Top of Provided data
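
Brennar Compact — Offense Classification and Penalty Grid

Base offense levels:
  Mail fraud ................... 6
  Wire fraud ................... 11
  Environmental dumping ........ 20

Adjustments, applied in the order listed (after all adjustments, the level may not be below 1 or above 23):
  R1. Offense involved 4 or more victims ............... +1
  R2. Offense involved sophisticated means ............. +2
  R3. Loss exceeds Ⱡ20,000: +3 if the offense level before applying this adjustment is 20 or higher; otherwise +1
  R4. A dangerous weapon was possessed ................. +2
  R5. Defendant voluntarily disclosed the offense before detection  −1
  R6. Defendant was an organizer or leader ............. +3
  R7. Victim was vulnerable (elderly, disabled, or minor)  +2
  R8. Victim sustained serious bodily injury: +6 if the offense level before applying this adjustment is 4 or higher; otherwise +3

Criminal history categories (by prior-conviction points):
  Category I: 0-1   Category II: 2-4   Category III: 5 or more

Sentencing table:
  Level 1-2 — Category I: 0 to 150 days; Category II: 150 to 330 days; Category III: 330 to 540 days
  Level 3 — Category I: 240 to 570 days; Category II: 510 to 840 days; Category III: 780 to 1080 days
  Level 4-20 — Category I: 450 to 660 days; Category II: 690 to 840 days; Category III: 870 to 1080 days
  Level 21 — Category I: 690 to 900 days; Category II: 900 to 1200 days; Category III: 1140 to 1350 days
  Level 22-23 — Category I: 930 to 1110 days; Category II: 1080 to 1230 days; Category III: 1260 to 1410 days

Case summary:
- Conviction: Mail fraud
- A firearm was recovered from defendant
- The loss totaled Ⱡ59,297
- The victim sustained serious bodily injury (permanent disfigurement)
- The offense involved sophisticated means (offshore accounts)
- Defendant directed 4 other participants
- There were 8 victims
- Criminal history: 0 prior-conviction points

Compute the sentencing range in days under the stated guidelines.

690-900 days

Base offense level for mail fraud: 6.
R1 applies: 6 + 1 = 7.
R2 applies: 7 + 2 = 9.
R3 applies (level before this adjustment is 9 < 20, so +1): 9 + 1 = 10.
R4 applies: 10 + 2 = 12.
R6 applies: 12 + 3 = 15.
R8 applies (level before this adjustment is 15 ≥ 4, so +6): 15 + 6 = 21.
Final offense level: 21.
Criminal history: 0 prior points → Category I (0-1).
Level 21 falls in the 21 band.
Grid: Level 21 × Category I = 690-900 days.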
Bottom of Provided data
*How to complete this task*.
Could you return every line from the entries above in which the string "bodily" occurs?

*Answer to this task*.
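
  R8. Victim sustained serious bodily injury: +6 if the offense level before applying this adjustment is 4 or higher; otherwise +3
- The victim sustained serious bodily injury (permanent disfigurement)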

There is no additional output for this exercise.